ENTRIES SHOWN -

--

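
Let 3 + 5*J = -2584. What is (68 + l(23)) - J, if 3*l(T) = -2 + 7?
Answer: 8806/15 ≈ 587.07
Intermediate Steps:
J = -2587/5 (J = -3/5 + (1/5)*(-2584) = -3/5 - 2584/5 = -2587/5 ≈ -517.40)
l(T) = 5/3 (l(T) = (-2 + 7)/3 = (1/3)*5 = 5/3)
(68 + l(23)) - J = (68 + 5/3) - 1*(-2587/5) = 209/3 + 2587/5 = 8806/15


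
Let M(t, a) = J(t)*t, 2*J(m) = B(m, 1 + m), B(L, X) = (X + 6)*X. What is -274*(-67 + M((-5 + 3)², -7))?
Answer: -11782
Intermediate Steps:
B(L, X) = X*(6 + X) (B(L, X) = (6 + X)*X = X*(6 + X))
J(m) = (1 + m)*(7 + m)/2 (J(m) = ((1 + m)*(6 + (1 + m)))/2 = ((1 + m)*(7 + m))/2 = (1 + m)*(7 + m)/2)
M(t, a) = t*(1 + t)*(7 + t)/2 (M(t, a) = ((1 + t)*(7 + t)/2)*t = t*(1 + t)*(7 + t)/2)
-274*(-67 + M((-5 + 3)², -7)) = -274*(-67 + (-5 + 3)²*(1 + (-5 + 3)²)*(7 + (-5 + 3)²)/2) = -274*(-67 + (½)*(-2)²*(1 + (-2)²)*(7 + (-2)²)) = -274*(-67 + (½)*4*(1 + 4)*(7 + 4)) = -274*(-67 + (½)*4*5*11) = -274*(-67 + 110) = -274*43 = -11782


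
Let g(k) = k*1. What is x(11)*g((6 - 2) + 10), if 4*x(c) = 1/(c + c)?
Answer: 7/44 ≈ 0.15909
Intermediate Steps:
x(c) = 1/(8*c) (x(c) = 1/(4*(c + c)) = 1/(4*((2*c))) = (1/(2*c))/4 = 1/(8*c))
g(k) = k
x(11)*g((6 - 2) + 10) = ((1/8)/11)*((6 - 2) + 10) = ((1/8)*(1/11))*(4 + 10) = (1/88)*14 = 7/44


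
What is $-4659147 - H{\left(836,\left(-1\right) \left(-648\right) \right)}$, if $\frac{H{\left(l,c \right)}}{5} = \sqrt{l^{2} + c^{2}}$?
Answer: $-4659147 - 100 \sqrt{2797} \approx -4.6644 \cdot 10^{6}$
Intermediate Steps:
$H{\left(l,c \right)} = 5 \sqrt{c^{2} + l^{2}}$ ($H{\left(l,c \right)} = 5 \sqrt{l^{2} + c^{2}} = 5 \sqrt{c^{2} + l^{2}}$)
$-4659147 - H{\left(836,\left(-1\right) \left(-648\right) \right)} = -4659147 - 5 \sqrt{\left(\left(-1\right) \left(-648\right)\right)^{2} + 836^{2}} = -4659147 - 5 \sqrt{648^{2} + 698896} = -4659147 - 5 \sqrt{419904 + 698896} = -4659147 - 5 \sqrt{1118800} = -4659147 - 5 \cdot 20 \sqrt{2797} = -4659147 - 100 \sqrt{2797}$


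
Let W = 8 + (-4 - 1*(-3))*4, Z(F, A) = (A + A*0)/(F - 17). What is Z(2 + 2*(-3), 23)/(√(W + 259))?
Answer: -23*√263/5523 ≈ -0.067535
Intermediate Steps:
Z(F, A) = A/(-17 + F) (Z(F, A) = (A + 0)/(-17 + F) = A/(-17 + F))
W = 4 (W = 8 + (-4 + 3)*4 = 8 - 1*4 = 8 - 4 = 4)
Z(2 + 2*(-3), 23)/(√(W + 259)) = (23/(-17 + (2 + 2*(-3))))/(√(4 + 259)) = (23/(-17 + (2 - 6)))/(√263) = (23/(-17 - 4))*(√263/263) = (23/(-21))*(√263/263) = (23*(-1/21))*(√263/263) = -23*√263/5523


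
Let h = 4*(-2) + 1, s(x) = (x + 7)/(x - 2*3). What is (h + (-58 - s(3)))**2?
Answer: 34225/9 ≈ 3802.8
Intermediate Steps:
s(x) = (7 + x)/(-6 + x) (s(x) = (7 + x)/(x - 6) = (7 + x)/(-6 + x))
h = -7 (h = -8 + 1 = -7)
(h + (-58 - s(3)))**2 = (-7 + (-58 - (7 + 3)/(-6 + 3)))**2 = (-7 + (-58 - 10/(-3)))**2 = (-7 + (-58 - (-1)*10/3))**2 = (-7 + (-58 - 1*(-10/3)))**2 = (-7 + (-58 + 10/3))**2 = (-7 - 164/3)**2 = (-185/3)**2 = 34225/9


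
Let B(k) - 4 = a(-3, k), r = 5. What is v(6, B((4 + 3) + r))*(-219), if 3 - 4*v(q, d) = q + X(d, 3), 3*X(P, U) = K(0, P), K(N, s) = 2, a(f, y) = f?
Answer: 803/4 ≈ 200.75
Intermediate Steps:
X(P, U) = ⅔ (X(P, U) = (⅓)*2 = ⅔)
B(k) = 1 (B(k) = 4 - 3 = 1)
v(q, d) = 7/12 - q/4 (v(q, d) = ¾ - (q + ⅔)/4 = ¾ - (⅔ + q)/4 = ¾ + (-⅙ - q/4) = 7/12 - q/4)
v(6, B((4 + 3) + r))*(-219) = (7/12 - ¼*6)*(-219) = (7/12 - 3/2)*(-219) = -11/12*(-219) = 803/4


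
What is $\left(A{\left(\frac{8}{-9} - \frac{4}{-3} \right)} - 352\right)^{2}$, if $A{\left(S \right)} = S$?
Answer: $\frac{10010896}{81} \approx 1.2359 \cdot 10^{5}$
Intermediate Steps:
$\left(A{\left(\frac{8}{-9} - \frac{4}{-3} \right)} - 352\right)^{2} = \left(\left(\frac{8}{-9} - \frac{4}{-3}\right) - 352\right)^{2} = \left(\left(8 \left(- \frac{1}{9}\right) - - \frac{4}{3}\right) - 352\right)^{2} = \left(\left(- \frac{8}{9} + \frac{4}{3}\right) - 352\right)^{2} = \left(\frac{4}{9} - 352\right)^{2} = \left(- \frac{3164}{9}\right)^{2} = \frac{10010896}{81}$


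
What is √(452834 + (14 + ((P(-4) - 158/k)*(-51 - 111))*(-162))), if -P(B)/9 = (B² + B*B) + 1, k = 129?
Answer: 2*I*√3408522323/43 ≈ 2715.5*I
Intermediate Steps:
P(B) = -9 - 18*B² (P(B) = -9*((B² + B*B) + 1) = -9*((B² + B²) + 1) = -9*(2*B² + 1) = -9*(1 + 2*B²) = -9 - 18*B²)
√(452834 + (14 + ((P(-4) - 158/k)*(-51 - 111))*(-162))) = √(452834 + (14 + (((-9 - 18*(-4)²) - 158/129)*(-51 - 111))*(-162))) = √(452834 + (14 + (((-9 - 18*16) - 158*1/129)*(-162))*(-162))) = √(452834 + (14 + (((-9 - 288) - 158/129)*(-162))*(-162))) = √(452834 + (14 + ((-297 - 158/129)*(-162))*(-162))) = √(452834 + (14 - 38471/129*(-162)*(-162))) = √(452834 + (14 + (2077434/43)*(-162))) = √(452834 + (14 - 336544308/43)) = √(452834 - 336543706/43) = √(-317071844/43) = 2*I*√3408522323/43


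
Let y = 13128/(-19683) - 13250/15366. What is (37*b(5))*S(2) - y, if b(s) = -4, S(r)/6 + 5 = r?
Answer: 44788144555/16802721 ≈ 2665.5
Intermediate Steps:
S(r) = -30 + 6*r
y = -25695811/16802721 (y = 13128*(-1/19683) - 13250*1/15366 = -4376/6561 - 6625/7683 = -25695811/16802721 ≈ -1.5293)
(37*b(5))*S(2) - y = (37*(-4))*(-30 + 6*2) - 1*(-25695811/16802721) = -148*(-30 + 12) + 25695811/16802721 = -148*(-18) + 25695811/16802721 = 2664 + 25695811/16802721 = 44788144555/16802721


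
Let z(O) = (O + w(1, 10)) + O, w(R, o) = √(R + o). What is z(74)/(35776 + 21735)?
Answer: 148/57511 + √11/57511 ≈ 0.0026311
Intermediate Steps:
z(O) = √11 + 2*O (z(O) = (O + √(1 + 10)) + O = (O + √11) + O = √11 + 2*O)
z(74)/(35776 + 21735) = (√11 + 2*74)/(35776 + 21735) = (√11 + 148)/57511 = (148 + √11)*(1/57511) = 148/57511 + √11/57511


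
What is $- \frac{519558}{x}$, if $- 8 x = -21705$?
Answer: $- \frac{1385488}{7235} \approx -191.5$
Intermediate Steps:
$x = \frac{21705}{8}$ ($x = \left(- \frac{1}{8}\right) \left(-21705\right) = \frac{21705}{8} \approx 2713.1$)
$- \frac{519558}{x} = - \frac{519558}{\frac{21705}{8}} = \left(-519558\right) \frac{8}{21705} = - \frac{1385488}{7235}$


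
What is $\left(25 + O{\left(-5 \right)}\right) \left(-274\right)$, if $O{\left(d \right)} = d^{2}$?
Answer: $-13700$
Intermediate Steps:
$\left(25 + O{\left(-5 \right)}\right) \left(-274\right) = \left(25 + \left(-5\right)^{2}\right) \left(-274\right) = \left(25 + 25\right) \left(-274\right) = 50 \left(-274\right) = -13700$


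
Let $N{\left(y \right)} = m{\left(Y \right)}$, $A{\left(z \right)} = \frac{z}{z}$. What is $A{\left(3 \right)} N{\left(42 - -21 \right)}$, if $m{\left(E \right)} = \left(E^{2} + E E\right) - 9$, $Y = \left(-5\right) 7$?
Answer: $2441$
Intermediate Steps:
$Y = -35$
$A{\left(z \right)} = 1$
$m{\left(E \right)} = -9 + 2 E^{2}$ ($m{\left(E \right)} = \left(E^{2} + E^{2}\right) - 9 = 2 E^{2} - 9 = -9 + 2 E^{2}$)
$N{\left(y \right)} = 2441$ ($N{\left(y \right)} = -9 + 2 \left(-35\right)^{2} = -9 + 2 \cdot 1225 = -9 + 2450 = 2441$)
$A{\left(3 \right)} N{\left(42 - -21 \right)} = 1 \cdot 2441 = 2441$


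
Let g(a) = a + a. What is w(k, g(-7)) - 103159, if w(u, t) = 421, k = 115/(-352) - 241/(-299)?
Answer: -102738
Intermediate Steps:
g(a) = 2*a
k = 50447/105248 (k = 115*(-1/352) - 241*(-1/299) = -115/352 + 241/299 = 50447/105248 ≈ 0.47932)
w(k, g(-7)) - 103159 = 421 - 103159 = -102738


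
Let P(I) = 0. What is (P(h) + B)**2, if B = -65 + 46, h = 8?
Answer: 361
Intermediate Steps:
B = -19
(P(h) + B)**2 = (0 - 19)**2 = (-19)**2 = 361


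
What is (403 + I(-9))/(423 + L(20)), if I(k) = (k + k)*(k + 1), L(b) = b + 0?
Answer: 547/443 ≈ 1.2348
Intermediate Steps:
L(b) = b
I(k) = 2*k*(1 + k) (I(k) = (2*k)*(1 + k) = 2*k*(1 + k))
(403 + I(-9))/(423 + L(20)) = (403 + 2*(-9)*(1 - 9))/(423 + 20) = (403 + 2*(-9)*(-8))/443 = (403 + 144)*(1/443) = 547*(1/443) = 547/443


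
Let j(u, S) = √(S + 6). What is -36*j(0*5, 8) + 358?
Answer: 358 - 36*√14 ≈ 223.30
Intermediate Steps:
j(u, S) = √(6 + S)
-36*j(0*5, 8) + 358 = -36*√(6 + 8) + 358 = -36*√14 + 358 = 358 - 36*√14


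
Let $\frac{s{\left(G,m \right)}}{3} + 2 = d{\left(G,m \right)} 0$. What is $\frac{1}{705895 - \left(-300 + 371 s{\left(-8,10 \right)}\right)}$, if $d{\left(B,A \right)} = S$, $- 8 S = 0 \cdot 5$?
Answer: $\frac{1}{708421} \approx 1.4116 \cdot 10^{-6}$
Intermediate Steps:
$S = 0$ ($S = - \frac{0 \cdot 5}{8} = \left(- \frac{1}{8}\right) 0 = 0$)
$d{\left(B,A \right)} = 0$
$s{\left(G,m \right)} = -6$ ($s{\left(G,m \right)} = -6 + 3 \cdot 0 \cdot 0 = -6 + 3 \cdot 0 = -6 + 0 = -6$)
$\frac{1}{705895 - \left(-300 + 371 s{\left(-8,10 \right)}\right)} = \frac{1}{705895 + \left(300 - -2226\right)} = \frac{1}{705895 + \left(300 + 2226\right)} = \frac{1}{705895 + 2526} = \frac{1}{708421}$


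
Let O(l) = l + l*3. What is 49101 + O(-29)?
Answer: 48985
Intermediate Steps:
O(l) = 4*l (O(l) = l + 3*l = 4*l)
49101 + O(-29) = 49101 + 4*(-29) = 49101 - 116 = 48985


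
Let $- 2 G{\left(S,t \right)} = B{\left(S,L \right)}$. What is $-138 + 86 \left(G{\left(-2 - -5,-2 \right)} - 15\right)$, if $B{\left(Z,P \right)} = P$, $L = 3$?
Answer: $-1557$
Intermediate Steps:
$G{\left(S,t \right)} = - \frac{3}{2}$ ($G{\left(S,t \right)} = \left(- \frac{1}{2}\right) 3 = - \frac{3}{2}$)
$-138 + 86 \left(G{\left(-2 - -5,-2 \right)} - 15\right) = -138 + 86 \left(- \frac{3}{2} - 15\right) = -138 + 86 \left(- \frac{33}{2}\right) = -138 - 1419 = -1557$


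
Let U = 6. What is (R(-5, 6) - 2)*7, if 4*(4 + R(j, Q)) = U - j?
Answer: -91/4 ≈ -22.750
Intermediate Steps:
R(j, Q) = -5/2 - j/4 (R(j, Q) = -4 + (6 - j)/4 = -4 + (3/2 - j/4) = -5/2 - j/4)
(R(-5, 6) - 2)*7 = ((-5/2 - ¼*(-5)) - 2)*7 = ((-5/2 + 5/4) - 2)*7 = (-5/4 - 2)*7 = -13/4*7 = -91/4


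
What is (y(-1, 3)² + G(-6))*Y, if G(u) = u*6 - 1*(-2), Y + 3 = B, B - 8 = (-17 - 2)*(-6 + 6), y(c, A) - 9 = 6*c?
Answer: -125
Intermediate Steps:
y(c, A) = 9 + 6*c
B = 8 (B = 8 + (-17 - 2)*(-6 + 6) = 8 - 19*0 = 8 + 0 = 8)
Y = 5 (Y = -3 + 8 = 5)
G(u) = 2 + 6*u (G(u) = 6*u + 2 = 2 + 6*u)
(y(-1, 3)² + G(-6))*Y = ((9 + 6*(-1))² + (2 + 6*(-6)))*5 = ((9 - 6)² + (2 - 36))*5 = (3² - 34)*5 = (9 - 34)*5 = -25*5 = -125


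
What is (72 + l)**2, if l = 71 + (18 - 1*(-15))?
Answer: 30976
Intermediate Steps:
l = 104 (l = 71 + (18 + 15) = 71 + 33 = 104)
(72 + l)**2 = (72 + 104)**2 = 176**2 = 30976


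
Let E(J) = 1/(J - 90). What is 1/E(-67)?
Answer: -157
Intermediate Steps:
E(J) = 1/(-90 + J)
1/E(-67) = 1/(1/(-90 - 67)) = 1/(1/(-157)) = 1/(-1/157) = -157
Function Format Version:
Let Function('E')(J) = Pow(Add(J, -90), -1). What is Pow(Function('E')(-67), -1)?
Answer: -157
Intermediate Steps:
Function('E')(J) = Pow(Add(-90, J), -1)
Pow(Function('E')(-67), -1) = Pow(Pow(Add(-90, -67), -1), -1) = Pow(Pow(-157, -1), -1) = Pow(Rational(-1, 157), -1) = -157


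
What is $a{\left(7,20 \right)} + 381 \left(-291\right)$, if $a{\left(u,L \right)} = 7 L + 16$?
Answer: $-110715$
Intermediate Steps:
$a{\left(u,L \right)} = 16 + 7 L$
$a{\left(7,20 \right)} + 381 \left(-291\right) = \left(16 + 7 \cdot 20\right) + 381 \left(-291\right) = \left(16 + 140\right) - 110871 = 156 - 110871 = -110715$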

--

Transcribe the entries above word for word, from the first line through the line containing "Answer: -11782", and nothing else.

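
Let 3 + 5*J = -2584. What is (68 + l(23)) - J, if 3*l(T) = -2 + 7?
Answer: 8806/15 ≈ 587.07
Intermediate Steps:
J = -2587/5 (J = -3/5 + (1/5)*(-2584) = -3/5 - 2584/5 = -2587/5 ≈ -517.40)
l(T) = 5/3 (l(T) = (-2 + 7)/3 = (1/3)*5 = 5/3)
(68 + l(23)) - J = (68 + 5/3) - 1*(-2587/5) = 209/3 + 2587/5 = 8806/15


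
Let M(t, a) = J(t)*t, 2*J(m) = B(m, 1 + m), B(L, X) = (X + 6)*X. What is -274*(-67 + M((-5 + 3)², -7))?
Answer: -11782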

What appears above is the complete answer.